Starting with the line containing "6. (y4 \/ y2)" and going on through the line containing "6. (NOT v6 OR NOT v8)", return the lines of the data below exactly, and only those.
----
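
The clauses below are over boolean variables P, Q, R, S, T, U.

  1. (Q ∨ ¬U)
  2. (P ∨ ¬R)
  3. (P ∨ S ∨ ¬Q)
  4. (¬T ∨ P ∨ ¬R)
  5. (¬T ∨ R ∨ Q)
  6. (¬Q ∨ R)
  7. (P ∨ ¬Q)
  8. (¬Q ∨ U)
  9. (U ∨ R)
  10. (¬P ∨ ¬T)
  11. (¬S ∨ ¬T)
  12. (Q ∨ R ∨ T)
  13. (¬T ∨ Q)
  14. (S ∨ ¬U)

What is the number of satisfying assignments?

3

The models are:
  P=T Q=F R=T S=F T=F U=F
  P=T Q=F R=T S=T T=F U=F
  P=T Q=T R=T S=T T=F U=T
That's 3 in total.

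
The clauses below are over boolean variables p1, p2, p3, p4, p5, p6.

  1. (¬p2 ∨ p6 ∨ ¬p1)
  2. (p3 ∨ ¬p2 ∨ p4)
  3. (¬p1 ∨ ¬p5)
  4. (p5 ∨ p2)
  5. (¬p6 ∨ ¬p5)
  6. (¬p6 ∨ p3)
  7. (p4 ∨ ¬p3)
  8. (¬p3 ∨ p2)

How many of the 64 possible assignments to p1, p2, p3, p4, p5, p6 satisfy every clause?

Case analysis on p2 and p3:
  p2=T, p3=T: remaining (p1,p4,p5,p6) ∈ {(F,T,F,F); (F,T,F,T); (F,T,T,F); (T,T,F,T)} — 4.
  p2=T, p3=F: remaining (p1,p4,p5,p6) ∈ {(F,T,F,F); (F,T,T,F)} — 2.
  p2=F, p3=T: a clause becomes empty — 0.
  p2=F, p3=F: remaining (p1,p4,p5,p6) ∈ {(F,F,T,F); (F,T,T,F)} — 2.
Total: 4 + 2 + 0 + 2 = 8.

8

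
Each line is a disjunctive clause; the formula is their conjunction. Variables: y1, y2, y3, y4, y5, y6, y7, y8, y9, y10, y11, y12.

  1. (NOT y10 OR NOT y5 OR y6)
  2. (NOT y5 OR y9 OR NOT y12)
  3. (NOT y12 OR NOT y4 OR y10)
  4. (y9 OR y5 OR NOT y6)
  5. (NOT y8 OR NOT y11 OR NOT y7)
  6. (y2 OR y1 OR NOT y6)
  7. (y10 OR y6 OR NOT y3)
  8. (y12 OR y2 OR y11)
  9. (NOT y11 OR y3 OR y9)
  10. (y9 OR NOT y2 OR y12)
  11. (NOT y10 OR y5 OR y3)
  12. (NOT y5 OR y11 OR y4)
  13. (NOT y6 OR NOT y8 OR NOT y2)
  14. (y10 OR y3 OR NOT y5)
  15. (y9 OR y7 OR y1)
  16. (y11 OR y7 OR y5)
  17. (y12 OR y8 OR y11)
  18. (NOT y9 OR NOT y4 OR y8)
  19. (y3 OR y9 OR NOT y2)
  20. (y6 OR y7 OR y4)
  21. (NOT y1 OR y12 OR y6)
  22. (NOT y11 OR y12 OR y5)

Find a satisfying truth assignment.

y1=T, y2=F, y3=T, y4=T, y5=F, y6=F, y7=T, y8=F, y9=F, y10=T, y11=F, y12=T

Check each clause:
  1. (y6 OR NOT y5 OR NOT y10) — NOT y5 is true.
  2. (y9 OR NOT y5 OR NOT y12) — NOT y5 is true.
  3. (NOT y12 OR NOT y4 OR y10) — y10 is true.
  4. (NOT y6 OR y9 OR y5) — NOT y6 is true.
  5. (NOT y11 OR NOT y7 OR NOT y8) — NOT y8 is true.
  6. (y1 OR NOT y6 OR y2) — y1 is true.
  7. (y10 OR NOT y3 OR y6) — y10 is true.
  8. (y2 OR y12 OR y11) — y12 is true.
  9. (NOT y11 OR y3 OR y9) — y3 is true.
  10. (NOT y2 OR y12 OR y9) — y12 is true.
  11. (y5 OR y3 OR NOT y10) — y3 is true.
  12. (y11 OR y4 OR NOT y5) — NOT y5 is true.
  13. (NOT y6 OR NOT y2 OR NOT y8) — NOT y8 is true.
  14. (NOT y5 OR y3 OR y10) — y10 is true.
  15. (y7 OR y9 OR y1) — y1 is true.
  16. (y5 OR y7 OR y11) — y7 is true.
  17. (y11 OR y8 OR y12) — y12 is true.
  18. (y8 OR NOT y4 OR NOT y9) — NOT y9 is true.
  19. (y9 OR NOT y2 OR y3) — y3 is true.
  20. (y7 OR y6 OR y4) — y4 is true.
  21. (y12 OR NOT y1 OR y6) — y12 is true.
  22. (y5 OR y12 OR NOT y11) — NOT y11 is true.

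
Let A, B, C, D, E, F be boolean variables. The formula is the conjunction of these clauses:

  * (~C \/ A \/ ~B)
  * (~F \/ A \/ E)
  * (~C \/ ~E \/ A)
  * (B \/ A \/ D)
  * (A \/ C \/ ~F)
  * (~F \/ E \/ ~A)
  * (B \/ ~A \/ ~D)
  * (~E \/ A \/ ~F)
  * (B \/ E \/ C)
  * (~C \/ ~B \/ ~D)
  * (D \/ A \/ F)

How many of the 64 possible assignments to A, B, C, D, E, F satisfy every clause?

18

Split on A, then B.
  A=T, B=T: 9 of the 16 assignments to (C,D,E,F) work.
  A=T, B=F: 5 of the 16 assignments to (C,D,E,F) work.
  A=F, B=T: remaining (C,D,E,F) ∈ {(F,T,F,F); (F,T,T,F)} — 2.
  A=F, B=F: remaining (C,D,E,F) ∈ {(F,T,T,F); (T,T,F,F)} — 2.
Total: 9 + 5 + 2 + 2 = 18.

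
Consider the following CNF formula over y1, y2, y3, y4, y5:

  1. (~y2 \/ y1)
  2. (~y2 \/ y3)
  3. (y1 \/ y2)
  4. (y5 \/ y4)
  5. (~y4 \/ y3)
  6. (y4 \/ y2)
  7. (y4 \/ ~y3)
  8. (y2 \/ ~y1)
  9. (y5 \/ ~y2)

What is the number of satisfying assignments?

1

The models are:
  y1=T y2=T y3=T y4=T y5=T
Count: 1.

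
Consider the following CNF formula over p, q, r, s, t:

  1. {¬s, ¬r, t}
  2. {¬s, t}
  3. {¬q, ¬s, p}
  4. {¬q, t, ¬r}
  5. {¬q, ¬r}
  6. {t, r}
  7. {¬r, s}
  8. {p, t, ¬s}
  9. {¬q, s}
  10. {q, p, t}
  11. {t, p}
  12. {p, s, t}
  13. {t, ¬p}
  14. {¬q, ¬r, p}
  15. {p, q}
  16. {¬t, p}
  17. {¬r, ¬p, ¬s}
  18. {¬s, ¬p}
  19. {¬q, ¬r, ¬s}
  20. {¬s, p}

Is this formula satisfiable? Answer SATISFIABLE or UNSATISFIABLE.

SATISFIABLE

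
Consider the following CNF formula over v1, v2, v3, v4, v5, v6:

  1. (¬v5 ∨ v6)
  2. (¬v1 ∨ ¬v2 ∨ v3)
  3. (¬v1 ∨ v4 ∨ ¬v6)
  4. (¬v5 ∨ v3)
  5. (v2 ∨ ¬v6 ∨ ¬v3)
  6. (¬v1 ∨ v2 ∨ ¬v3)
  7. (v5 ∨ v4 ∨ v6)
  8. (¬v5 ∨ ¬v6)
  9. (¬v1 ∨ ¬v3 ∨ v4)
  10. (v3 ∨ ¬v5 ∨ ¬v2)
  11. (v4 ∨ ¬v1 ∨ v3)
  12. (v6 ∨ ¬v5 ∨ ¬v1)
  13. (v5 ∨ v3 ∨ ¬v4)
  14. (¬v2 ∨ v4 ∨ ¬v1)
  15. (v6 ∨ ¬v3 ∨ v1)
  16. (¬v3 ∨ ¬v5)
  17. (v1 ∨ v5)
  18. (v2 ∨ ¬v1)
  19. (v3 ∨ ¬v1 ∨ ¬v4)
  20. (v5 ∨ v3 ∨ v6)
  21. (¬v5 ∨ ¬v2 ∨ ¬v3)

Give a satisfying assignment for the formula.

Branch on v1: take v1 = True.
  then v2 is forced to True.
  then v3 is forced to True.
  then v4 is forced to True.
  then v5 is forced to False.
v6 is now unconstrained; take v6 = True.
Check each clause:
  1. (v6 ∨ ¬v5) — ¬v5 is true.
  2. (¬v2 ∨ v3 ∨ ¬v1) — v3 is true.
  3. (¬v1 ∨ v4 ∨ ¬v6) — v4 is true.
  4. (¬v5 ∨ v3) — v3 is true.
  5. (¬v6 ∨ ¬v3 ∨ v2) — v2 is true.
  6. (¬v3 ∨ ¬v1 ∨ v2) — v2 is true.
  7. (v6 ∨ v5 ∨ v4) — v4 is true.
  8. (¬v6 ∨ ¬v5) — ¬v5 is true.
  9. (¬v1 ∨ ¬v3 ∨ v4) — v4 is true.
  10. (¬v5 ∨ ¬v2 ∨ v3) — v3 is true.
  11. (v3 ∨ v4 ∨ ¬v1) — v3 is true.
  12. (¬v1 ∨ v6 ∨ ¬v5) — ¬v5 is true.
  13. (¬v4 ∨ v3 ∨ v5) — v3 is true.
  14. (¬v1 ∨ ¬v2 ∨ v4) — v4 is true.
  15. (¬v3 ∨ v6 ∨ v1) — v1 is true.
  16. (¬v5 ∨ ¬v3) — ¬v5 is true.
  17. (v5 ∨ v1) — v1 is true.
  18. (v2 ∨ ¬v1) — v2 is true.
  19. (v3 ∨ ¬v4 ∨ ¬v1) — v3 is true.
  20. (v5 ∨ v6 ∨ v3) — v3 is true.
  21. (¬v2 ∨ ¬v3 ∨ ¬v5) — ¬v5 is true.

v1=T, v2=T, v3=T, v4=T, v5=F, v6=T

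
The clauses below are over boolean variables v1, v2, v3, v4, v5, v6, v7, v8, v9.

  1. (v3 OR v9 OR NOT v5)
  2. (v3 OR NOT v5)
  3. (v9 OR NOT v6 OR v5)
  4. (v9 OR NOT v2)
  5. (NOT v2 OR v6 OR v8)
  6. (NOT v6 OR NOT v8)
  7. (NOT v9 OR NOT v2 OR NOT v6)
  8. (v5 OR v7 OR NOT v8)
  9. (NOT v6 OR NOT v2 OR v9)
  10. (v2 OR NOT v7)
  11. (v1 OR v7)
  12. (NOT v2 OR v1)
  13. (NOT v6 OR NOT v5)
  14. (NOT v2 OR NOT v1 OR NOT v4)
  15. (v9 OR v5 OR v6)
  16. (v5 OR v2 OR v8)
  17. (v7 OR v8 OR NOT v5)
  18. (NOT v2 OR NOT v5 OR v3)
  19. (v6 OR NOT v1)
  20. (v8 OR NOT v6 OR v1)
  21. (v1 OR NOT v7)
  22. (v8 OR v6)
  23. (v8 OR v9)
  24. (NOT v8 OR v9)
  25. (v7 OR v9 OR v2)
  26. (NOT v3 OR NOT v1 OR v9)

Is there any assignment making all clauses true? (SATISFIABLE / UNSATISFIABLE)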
----
▸ Exercise answer:
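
  6. (y4 \/ y2)
  7. (y4 \/ ~y3)
  8. (y2 \/ ~y1)
  9. (y5 \/ ~y2)

What is the number of satisfying assignments?

1

The models are:
  y1=T y2=T y3=T y4=T y5=T
Count: 1.

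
Consider the following CNF formula over p, q, r, s, t:

  1. {¬s, ¬r, t}
  2. {¬s, t}
  3. {¬q, ¬s, p}
  4. {¬q, t, ¬r}
  5. {¬q, ¬r}
  6. {t, r}
  7. {¬r, s}
  8. {p, t, ¬s}
  9. {¬q, s}
  10. {q, p, t}
  11. {t, p}
  12. {p, s, t}
  13. {t, ¬p}
  14. {¬q, ¬r, p}
  15. {p, q}
  16. {¬t, p}
  17. {¬r, ¬p, ¬s}
  18. {¬s, ¬p}
  19. {¬q, ¬r, ¬s}
  20. {¬s, p}

Is this formula satisfiable? Answer SATISFIABLE or UNSATISFIABLE.

SATISFIABLE

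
Consider the following CNF formula over v1, v2, v3, v4, v5, v6:

  1. (¬v5 ∨ v6)
  2. (¬v1 ∨ ¬v2 ∨ v3)
  3. (¬v1 ∨ v4 ∨ ¬v6)
  4. (¬v5 ∨ v3)
  5. (v2 ∨ ¬v6 ∨ ¬v3)
  6. (¬v1 ∨ v2 ∨ ¬v3)
  7. (v5 ∨ v4 ∨ v6)
  8. (¬v5 ∨ ¬v6)
  9. (¬v1 ∨ ¬v3 ∨ v4)
  10. (v3 ∨ ¬v5 ∨ ¬v2)
  11. (v4 ∨ ¬v1 ∨ v3)
  12. (v6 ∨ ¬v5 ∨ ¬v1)
  13. (v5 ∨ v3 ∨ ¬v4)
  14. (¬v2 ∨ v4 ∨ ¬v1)
  15. (v6 ∨ ¬v3 ∨ v1)
  16. (¬v3 ∨ ¬v5)
  17. (v1 ∨ v5)
  18. (v2 ∨ ¬v1)
  19. (v3 ∨ ¬v1 ∨ ¬v4)
  20. (v5 ∨ v3 ∨ v6)
  21. (¬v5 ∨ ¬v2 ∨ ¬v3)

Give a satisfying assignment for the formula.

Branch on v1: take v1 = True.
  then v2 is forced to True.
  then v3 is forced to True.
  then v4 is forced to True.
  then v5 is forced to False.
v6 is now unconstrained; take v6 = True.
Check each clause:
  1. (v6 ∨ ¬v5) — ¬v5 is true.
  2. (¬v2 ∨ v3 ∨ ¬v1) — v3 is true.
  3. (¬v1 ∨ v4 ∨ ¬v6) — v4 is true.
  4. (¬v5 ∨ v3) — v3 is true.
  5. (¬v6 ∨ ¬v3 ∨ v2) — v2 is true.
  6. (¬v3 ∨ ¬v1 ∨ v2) — v2 is true.
  7. (v6 ∨ v5 ∨ v4) — v4 is true.
  8. (¬v6 ∨ ¬v5) — ¬v5 is true.
  9. (¬v1 ∨ ¬v3 ∨ v4) — v4 is true.
  10. (¬v5 ∨ ¬v2 ∨ v3) — v3 is true.
  11. (v3 ∨ v4 ∨ ¬v1) — v3 is true.
  12. (¬v1 ∨ v6 ∨ ¬v5) — ¬v5 is true.
  13. (¬v4 ∨ v3 ∨ v5) — v3 is true.
  14. (¬v1 ∨ ¬v2 ∨ v4) — v4 is true.
  15. (¬v3 ∨ v6 ∨ v1) — v1 is true.
  16. (¬v5 ∨ ¬v3) — ¬v5 is true.
  17. (v5 ∨ v1) — v1 is true.
  18. (v2 ∨ ¬v1) — v2 is true.
  19. (v3 ∨ ¬v4 ∨ ¬v1) — v3 is true.
  20. (v5 ∨ v6 ∨ v3) — v3 is true.
  21. (¬v2 ∨ ¬v3 ∨ ¬v5) — ¬v5 is true.

v1=T, v2=T, v3=T, v4=T, v5=F, v6=T

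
The clauses below are over boolean variables v1, v2, v3, v4, v5, v6, v7, v8, v9.

  1. (v3 OR v9 OR NOT v5)
  2. (v3 OR NOT v5)
  3. (v9 OR NOT v6 OR v5)
  4. (v9 OR NOT v2)
  5. (NOT v2 OR v6 OR v8)
  6. (NOT v6 OR NOT v8)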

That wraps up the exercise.